EXERCISE DETAILS:
Write out the full set of records below exactly.

DATA FOR ANALYSIS:
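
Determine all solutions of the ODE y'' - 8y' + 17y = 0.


Characteristic equation: r² - 8r + 17 = 0.
Discriminant is negative; roots r = 4 ± 1i (complex conjugate pair).
General solution uses e^(α x)(C₁ cos(β x) + C₂ sin(β x)): y = e^(4x)(C₁cos(x) + C₂sin(x)).


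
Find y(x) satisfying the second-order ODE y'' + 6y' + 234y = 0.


Characteristic equation: r² + 6r + 234 = 0.
Discriminant is negative; roots r = -3 ± 15i (complex conjugate pair).
General solution uses e^(α x)(C₁ cos(β x) + C₂ sin(β x)): y = e^(-3x)(C₁cos(15x) + C₂sin(15x)).


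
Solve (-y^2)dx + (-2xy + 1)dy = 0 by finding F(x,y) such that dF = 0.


Check exactness: ∂M/∂y = -2y and ∂N/∂x = -2y; equal, so the equation is exact.
Integrate M with respect to x (treating y as constant): ∫M dx = -xy^2 + h(y).
Differentiate w.r.t. y and set equal to N: the x-dependent terms already match, leaving h'(y) = 1. Integrate: h(y) = y.
So F(x,y) = -xy^2 + y.
General solution: -xy^2 + y = C.


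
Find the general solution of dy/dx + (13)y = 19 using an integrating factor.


P(x) = 13, Q(x) = 19; integrating factor μ = e^(13x).
(μ y)' = 19e^(13x) ⇒ μ y = (19/13)e^(13x) + C.
Divide by μ: y = 19/13 + Ce^(-13x).


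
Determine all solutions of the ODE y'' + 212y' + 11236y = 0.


Characteristic equation: r² + 212r + 11236 = 0, i.e. (r + 106)² = 0.
Repeated root r = -106; include an x factor for the second linearly independent solution.
General solution: y = (C₁ + C₂x)e^(-106x).


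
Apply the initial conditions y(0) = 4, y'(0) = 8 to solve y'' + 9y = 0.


Characteristic roots of r² + 9 = 0 are ±3i, so y = C₁cos(3x) + C₂sin(3x).
Apply y(0) = 4: C₁ = 4. Differentiate and apply y'(0) = 8: 3·C₂ = 8, so C₂ = 8/3.
Particular solution: y = 4cos(3x) + (8/3)sin(3x).


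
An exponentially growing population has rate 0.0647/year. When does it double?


Exponential growth: P(t) = P₀ e^(0.0647t). Set P(t)/P₀ = 2: e^(0.0647t) = 2.
Solve: t = ln(2)/0.0647 ≈ 10.71 years.


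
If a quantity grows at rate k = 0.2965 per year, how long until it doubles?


Exponential growth: P(t) = P₀ e^(0.2965t). Set P(t)/P₀ = 2: e^(0.2965t) = 2.
Solve: t = ln(2)/0.2965 ≈ 2.34 years.


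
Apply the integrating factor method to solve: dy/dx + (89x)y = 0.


P(x) = 89x ⇒ μ = e^((89/2)x²).
Q(x) = 0 so μ y is constant: y = Ce^(-(89/2)x²).


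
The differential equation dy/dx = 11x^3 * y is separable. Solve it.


Separate variables: dy/y = 11x^3 dx.
Integrate: ln|y| = (11/4)x^4 + C₀.
Exponentiate: y = Ce^((11/4)x^4).


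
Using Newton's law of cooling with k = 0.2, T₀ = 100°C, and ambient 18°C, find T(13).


Newton's law: dT/dt = -k(T - T_a) has solution T(t) = T_a + (T₀ - T_a)e^(-kt).
Plug in T_a = 18, T₀ = 100, k = 0.2, t = 13: T(13) = 18 + (82)e^(-2.60) ≈ 24.1°C.


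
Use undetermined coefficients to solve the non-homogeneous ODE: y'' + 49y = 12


Homogeneous part: r² + 49 = 0 ⇒ r = ±7i, so y_h = C₁cos(7x) + C₂sin(7x).
Try constant y_p = A; plug in: 49A = 12 ⇒ A = 12/49.
General solution: y = C₁cos(7x) + C₂sin(7x) + 12/49.


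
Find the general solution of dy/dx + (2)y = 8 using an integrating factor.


P(x) = 2, Q(x) = 8; integrating factor μ = e^(2x).
(μ y)' = 8e^(2x) ⇒ μ y = 4e^(2x) + C.
Divide by μ: y = 4 + Ce^(-2x).


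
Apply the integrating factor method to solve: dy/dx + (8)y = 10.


P(x) = 8, Q(x) = 10; integrating factor μ = e^(8x).
(μ y)' = 10e^(8x) ⇒ μ y = (5/4)e^(8x) + C.
Divide by μ: y = 5/4 + Ce^(-8x).


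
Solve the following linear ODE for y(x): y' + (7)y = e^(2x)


P(x) = 7 ⇒ μ = e^(7x).
(μ y)' = e^(9x) ⇒ μ y = e^(9x)/9 + C.
Divide by μ: y = (1/9)e^(2x) + Ce^(-7x).


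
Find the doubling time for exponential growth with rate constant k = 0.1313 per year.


Exponential growth: P(t) = P₀ e^(0.1313t). Set P(t)/P₀ = 2: e^(0.1313t) = 2.
Solve: t = ln(2)/0.1313 ≈ 5.28 years.


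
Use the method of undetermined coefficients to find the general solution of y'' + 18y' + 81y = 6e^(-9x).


Characteristic polynomial (r + 9)² = 0; repeated root r = -9.
y_h = (C₁ + C₂x)e^(-9x). Forcing matches the repeated root (resonance), so try y_p = Ax² e^(-9x).
Substitute and solve for A: 2A = 6, so A = 3.
General solution: y = (C₁ + C₂x + 3x²)e^(-9x).


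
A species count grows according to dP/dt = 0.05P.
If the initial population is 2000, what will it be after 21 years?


The ODE dP/dt = 0.05P has solution P(t) = P(0)e^(0.05t).
Substitute P(0) = 2000 and t = 21: P(21) = 2000 e^(1.05) ≈ 5715.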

ANSWER FOR THE TASK:
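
Determine all solutions of the ODE y'' - 8y' + 17y = 0.


Characteristic equation: r² - 8r + 17 = 0.
Discriminant is negative; roots r = 4 ± 1i (complex conjugate pair).
General solution uses e^(α x)(C₁ cos(β x) + C₂ sin(β x)): y = e^(4x)(C₁cos(x) + C₂sin(x)).


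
Find y(x) satisfying the second-order ODE y'' + 6y' + 234y = 0.


Characteristic equation: r² + 6r + 234 = 0.
Discriminant is negative; roots r = -3 ± 15i (complex conjugate pair).
General solution uses e^(α x)(C₁ cos(β x) + C₂ sin(β x)): y = e^(-3x)(C₁cos(15x) + C₂sin(15x)).


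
Solve (-y^2)dx + (-2xy + 1)dy = 0 by finding F(x,y) such that dF = 0.


Check exactness: ∂M/∂y = -2y and ∂N/∂x = -2y; equal, so the equation is exact.
Integrate M with respect to x (treating y as constant): ∫M dx = -xy^2 + h(y).
Differentiate w.r.t. y and set equal to N: the x-dependent terms already match, leaving h'(y) = 1. Integrate: h(y) = y.
So F(x,y) = -xy^2 + y.
General solution: -xy^2 + y = C.


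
Find the general solution of dy/dx + (13)y = 19 using an integrating factor.


P(x) = 13, Q(x) = 19; integrating factor μ = e^(13x).
(μ y)' = 19e^(13x) ⇒ μ y = (19/13)e^(13x) + C.
Divide by μ: y = 19/13 + Ce^(-13x).


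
Determine all solutions of the ODE y'' + 212y' + 11236y = 0.


Characteristic equation: r² + 212r + 11236 = 0, i.e. (r + 106)² = 0.
Repeated root r = -106; include an x factor for the second linearly independent solution.
General solution: y = (C₁ + C₂x)e^(-106x).


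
Apply the initial conditions y(0) = 4, y'(0) = 8 to solve y'' + 9y = 0.


Characteristic roots of r² + 9 = 0 are ±3i, so y = C₁cos(3x) + C₂sin(3x).
Apply y(0) = 4: C₁ = 4. Differentiate and apply y'(0) = 8: 3·C₂ = 8, so C₂ = 8/3.
Particular solution: y = 4cos(3x) + (8/3)sin(3x).


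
An exponentially growing population has rate 0.0647/year. When does it double?


Exponential growth: P(t) = P₀ e^(0.0647t). Set P(t)/P₀ = 2: e^(0.0647t) = 2.
Solve: t = ln(2)/0.0647 ≈ 10.71 years.


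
If a quantity grows at rate k = 0.2965 per year, how long until it doubles?


Exponential growth: P(t) = P₀ e^(0.2965t). Set P(t)/P₀ = 2: e^(0.2965t) = 2.
Solve: t = ln(2)/0.2965 ≈ 2.34 years.


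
Apply the integrating factor method to solve: dy/dx + (89x)y = 0.


P(x) = 89x ⇒ μ = e^((89/2)x²).
Q(x) = 0 so μ y is constant: y = Ce^(-(89/2)x²).


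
The differential equation dy/dx = 11x^3 * y is separable. Solve it.


Separate variables: dy/y = 11x^3 dx.
Integrate: ln|y| = (11/4)x^4 + C₀.
Exponentiate: y = Ce^((11/4)x^4).


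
Using Newton's law of cooling with k = 0.2, T₀ = 100°C, and ambient 18°C, find T(13).


Newton's law: dT/dt = -k(T - T_a) has solution T(t) = T_a + (T₀ - T_a)e^(-kt).
Plug in T_a = 18, T₀ = 100, k = 0.2, t = 13: T(13) = 18 + (82)e^(-2.60) ≈ 24.1°C.


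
Use undetermined coefficients to solve the non-homogeneous ODE: y'' + 49y = 12


Homogeneous part: r² + 49 = 0 ⇒ r = ±7i, so y_h = C₁cos(7x) + C₂sin(7x).
Try constant y_p = A; plug in: 49A = 12 ⇒ A = 12/49.
General solution: y = C₁cos(7x) + C₂sin(7x) + 12/49.


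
Find the general solution of dy/dx + (2)y = 8 using an integrating factor.


P(x) = 2, Q(x) = 8; integrating factor μ = e^(2x).
(μ y)' = 8e^(2x) ⇒ μ y = 4e^(2x) + C.
Divide by μ: y = 4 + Ce^(-2x).


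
Apply the integrating factor method to solve: dy/dx + (8)y = 10.


P(x) = 8, Q(x) = 10; integrating factor μ = e^(8x).
(μ y)' = 10e^(8x) ⇒ μ y = (5/4)e^(8x) + C.
Divide by μ: y = 5/4 + Ce^(-8x).


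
Solve the following linear ODE for y(x): y' + (7)y = e^(2x)


P(x) = 7 ⇒ μ = e^(7x).
(μ y)' = e^(9x) ⇒ μ y = e^(9x)/9 + C.
Divide by μ: y = (1/9)e^(2x) + Ce^(-7x).


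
Find the doubling time for exponential growth with rate constant k = 0.1313 per year.


Exponential growth: P(t) = P₀ e^(0.1313t). Set P(t)/P₀ = 2: e^(0.1313t) = 2.
Solve: t = ln(2)/0.1313 ≈ 5.28 years.


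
Use the method of undetermined coefficients to find the general solution of y'' + 18y' + 81y = 6e^(-9x).


Characteristic polynomial (r + 9)² = 0; repeated root r = -9.
y_h = (C₁ + C₂x)e^(-9x). Forcing matches the repeated root (resonance), so try y_p = Ax² e^(-9x).
Substitute and solve for A: 2A = 6, so A = 3.
General solution: y = (C₁ + C₂x + 3x²)e^(-9x).


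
A species count grows according to dP/dt = 0.05P.
If the initial population is 2000, what will it be after 21 years?


The ODE dP/dt = 0.05P has solution P(t) = P(0)e^(0.05t).
Substitute P(0) = 2000 and t = 21: P(21) = 2000 e^(1.05) ≈ 5715.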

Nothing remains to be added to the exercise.